**Problem description:** How many lines of these entries hold the string "times"? Reply with the number alone.

**Supplied material:**
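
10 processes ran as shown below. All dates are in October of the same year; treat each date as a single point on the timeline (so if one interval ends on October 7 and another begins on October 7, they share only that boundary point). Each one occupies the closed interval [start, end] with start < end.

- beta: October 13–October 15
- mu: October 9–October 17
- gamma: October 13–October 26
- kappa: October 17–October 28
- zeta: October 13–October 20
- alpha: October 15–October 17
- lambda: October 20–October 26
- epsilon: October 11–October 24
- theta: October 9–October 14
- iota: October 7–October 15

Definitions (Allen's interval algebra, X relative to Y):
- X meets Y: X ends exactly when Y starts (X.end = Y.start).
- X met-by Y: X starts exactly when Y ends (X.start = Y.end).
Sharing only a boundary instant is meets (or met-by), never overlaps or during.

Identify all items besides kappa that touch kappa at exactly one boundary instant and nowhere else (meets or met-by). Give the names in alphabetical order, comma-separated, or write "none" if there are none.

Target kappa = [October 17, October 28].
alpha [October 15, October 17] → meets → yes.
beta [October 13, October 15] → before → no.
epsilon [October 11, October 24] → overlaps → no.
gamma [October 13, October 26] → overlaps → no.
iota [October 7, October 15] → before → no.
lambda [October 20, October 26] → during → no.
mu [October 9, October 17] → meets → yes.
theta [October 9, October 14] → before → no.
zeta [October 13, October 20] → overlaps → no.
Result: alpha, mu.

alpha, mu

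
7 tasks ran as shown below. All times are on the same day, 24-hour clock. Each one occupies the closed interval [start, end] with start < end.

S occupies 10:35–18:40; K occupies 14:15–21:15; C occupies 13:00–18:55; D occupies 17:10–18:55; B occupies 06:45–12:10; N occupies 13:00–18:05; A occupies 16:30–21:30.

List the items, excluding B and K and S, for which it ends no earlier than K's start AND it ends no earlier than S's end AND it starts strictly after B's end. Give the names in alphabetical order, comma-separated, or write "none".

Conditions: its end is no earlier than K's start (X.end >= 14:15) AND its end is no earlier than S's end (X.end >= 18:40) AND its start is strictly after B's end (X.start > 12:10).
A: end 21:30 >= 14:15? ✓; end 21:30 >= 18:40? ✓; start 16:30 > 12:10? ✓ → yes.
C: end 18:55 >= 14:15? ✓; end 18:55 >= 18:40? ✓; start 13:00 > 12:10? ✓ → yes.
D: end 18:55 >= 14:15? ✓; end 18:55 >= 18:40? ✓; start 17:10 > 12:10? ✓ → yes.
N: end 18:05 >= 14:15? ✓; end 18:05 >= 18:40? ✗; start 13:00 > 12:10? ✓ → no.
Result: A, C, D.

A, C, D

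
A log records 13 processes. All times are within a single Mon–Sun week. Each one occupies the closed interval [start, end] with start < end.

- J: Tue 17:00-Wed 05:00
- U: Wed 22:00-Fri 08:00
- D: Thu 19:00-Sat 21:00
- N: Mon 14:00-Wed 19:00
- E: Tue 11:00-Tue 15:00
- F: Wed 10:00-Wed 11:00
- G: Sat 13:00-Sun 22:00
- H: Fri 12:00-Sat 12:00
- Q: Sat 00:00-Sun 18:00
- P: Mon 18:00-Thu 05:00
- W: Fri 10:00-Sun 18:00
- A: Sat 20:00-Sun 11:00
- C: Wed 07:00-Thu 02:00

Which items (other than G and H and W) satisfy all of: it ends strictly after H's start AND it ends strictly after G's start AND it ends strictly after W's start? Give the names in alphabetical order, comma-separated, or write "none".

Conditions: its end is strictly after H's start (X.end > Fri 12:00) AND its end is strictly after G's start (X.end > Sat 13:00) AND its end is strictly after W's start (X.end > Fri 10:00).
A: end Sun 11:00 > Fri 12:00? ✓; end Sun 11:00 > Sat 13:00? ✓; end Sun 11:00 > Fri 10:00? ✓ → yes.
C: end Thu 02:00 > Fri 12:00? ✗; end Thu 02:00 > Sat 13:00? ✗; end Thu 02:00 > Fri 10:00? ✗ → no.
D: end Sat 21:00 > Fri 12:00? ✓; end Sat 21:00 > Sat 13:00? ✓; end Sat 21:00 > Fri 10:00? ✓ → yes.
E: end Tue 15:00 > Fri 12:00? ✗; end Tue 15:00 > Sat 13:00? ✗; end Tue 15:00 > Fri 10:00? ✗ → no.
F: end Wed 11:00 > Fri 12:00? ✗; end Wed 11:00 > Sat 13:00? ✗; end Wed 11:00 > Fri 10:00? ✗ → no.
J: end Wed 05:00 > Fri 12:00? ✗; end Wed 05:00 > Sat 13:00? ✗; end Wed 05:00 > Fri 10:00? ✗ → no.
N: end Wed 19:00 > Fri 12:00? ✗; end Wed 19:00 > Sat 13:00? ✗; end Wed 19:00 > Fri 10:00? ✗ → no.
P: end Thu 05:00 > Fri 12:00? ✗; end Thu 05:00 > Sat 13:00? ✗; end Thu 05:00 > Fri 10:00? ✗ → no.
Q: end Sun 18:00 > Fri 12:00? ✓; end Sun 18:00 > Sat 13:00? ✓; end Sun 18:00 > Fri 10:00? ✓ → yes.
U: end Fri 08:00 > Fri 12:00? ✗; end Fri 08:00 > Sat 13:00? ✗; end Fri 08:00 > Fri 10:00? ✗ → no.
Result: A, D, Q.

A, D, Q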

**Final answer:** 2